→ **EXERCISE REQUIREMENTS**
Copy word for word the lines from the start of the records through the line that contains "25% | 45 min |", both included.

→ **GIVEN ENTRIES**
+++

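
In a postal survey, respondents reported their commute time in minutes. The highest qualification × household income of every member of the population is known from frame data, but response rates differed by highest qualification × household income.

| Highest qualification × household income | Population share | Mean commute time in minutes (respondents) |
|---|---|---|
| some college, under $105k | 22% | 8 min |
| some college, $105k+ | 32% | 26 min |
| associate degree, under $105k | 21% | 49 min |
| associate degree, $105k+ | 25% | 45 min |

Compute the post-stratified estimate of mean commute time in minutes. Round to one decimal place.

Each cell contributes population-share × respondent value:
  some college, under $105k: 0.22 × 8 = 1.76
  some college, $105k+: 0.32 × 26 = 8.32
  associate degree, under $105k: 0.21 × 49 = 10.29
  associate degree, $105k+: 0.25 × 45 = 11.25
Post-stratified estimate = 31.62 → 31.6.

31.6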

+++

→ **ANSWER TO THE PROBLEM**
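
In a postal survey, respondents reported their commute time in minutes. The highest qualification × household income of every member of the population is known from frame data, but response rates differed by highest qualification × household income.

| Highest qualification × household income | Population share | Mean commute time in minutes (respondents) |
|---|---|---|
| some college, under $105k | 22% | 8 min |
| some college, $105k+ | 32% | 26 min |
| associate degree, under $105k | 21% | 49 min |
| associate degree, $105k+ | 25% | 45 min |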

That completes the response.